- [WHAT TO WORK ON]: Set down exactly, from the records below, the line with "- 9 ballots: Grace" through the line with "11 ballots: Proposal C, Proposal", and nothing else.

- [MATERIAL TO PROCESS]:

=-=-=-=-=

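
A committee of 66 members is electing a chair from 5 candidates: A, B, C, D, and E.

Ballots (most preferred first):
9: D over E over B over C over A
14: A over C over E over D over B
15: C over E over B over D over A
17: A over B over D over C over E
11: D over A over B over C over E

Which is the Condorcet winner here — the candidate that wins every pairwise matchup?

D

D vs A: 35–31
D vs B: 34–32
D vs C: 37–29
D vs E: 37–29
D beats every other candidate.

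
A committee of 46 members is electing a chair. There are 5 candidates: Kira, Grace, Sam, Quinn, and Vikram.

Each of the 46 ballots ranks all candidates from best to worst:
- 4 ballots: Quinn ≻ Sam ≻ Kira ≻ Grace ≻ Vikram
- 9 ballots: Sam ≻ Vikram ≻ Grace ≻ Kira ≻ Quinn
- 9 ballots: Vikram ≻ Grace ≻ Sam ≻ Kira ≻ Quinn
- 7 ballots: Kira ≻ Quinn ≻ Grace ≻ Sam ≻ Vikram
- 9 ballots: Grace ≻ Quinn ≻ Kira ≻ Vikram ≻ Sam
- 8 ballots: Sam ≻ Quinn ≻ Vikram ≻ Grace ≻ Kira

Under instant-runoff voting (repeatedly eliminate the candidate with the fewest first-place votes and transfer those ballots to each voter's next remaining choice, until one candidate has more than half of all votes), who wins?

Grace

Round 1: Kira 7, Grace 9, Sam 17, Quinn 4, Vikram 9. Quinn eliminated.
Round 2: Kira 7, Grace 9, Sam 21, Vikram 9. Kira eliminated.
Round 3: Grace 16, Sam 21, Vikram 9. Vikram eliminated.
Round 4: Grace 25, Sam 21. Grace has a majority (≥24).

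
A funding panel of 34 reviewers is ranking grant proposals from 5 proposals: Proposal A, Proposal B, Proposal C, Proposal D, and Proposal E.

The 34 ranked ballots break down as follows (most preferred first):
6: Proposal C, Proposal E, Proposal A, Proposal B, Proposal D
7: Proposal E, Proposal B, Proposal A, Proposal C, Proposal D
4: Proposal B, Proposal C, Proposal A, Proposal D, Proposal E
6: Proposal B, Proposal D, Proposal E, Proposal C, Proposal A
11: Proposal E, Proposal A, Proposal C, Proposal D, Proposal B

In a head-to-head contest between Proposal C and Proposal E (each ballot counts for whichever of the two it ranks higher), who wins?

Proposal E

Proposal C is ranked above Proposal E on 10 ballots; Proposal E above Proposal C on 24.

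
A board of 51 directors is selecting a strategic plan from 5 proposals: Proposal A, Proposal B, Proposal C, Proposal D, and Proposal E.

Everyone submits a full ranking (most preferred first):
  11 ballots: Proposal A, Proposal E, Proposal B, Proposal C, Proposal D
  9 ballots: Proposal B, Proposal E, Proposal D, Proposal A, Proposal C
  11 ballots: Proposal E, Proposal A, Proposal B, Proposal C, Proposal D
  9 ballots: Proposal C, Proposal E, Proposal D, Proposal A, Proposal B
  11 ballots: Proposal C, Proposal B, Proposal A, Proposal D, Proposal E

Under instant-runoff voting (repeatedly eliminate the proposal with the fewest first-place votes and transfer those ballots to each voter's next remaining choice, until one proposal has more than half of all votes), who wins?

Proposal E

Round 1: Proposal A 11, Proposal B 9, Proposal C 20, Proposal D 0, Proposal E 11. Proposal D eliminated.
Round 2: Proposal A 11, Proposal B 9, Proposal C 20, Proposal E 11. Proposal B eliminated.
Round 3: Proposal A 11, Proposal C 20, Proposal E 20. Proposal A eliminated.
Round 4: Proposal C 20, Proposal E 31. Proposal E has a majority (≥26).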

=-=-=-=-=

- [THE ANSWER]:
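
- 9 ballots: Grace ≻ Quinn ≻ Kira ≻ Vikram ≻ Sam
- 8 ballots: Sam ≻ Quinn ≻ Vikram ≻ Grace ≻ Kira

Under instant-runoff voting (repeatedly eliminate the candidate with the fewest first-place votes and transfer those ballots to each voter's next remaining choice, until one candidate has more than half of all votes), who wins?

Grace

Round 1: Kira 7, Grace 9, Sam 17, Quinn 4, Vikram 9. Quinn eliminated.
Round 2: Kira 7, Grace 9, Sam 21, Vikram 9. Kira eliminated.
Round 3: Grace 16, Sam 21, Vikram 9. Vikram eliminated.
Round 4: Grace 25, Sam 21. Grace has a majority (≥24).

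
A funding panel of 34 reviewers is ranking grant proposals from 5 proposals: Proposal A, Proposal B, Proposal C, Proposal D, and Proposal E.

The 34 ranked ballots break down as follows (most preferred first):
6: Proposal C, Proposal E, Proposal A, Proposal B, Proposal D
7: Proposal E, Proposal B, Proposal A, Proposal C, Proposal D
4: Proposal B, Proposal C, Proposal A, Proposal D, Proposal E
6: Proposal B, Proposal D, Proposal E, Proposal C, Proposal A
11: Proposal E, Proposal A, Proposal C, Proposal D, Proposal B

In a head-to-head contest between Proposal C and Proposal E (each ballot counts for whichever of the two it ranks higher), who wins?

Proposal E

Proposal C is ranked above Proposal E on 10 ballots; Proposal E above Proposal C on 24.

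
A board of 51 directors is selecting a strategic plan from 5 proposals: Proposal A, Proposal B, Proposal C, Proposal D, and Proposal E.

Everyone submits a full ranking (most preferred first):
  11 ballots: Proposal A, Proposal E, Proposal B, Proposal C, Proposal D
  9 ballots: Proposal B, Proposal E, Proposal D, Proposal A, Proposal C
  11 ballots: Proposal E, Proposal A, Proposal B, Proposal C, Proposal D
  9 ballots: Proposal C, Proposal E, Proposal D, Proposal A, Proposal B
  11 ballots: Proposal C, Proposal B, Proposal A, Proposal D, Proposal E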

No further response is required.